• SOURCE DATA:

--- START ---

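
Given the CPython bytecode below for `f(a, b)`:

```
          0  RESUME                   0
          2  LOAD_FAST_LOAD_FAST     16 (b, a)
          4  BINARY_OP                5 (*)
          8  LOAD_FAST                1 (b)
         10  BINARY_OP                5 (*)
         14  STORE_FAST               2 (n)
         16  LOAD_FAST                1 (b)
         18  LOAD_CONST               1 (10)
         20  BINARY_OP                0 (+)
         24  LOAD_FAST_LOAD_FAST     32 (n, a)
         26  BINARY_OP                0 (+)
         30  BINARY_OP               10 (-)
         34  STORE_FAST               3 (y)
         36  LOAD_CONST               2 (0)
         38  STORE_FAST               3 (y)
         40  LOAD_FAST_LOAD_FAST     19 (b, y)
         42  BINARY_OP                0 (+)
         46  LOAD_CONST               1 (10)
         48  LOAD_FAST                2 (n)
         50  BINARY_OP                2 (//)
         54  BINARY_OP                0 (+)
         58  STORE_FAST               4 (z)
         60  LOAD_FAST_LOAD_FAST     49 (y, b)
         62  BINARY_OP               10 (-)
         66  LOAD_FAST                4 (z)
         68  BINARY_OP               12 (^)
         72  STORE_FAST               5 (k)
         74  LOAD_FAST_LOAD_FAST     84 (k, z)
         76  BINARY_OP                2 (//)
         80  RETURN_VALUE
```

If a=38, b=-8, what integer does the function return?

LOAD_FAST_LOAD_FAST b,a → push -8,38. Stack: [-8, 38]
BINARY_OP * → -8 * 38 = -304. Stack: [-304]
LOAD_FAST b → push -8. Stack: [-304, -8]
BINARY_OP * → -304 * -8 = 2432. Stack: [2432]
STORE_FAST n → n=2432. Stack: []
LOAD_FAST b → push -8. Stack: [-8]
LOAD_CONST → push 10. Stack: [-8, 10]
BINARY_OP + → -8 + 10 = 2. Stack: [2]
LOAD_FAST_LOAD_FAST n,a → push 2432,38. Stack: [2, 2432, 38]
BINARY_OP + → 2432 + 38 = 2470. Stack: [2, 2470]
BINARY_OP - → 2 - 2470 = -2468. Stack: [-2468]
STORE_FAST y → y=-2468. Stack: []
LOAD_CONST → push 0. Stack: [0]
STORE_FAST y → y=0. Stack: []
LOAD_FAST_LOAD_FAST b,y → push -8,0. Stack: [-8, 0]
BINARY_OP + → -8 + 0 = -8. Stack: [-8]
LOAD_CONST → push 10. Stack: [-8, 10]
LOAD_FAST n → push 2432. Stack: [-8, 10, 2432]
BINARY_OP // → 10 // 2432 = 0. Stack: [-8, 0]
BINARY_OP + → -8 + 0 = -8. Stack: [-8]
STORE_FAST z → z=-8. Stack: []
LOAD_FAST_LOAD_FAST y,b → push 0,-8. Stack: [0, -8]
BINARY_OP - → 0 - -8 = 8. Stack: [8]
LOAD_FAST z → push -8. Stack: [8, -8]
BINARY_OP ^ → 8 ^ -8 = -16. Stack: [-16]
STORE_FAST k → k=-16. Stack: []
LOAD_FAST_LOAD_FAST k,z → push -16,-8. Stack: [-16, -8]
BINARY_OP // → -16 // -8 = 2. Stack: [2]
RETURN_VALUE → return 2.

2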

--- END ---
--- START ---

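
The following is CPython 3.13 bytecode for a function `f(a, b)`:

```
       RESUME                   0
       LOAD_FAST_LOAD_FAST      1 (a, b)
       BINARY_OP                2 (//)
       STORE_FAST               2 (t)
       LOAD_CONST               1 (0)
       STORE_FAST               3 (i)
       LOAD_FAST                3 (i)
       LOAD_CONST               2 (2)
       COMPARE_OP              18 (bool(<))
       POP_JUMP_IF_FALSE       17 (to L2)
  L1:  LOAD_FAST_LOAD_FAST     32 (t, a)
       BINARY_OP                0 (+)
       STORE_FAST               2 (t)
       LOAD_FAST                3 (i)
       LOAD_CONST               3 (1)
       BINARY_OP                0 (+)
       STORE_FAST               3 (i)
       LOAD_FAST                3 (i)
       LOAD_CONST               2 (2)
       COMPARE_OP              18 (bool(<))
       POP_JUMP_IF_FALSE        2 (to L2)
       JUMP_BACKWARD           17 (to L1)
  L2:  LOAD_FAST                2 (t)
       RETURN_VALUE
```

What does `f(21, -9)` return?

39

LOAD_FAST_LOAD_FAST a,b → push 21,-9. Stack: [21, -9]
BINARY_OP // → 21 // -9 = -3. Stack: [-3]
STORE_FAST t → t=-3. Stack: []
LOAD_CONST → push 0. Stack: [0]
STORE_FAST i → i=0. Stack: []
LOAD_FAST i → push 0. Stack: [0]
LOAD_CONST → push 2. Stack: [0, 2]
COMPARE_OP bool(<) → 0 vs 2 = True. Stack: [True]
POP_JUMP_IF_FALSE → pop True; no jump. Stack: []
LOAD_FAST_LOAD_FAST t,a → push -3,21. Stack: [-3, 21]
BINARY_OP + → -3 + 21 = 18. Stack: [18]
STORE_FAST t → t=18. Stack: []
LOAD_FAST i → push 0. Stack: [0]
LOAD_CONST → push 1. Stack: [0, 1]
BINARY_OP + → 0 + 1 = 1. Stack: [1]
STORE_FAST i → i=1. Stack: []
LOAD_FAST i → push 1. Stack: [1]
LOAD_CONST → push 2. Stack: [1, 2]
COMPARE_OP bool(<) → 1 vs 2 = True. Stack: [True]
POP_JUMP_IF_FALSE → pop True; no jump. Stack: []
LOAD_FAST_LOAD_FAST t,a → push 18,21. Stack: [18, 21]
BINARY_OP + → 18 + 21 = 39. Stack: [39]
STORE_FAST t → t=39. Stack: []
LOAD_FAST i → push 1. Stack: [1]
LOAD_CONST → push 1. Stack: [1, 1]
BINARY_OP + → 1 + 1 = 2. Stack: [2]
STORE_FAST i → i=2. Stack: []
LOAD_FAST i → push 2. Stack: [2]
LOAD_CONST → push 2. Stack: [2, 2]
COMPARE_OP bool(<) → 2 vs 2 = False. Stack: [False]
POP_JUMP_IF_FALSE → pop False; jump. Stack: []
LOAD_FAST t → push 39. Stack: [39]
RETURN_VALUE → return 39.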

--- END ---

Note each line of the material holding "CPython" and copy it out.

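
Given the CPython bytecode below for `f(a, b)`:
The following is CPython 3.13 bytecode for a function `f(a, b)`: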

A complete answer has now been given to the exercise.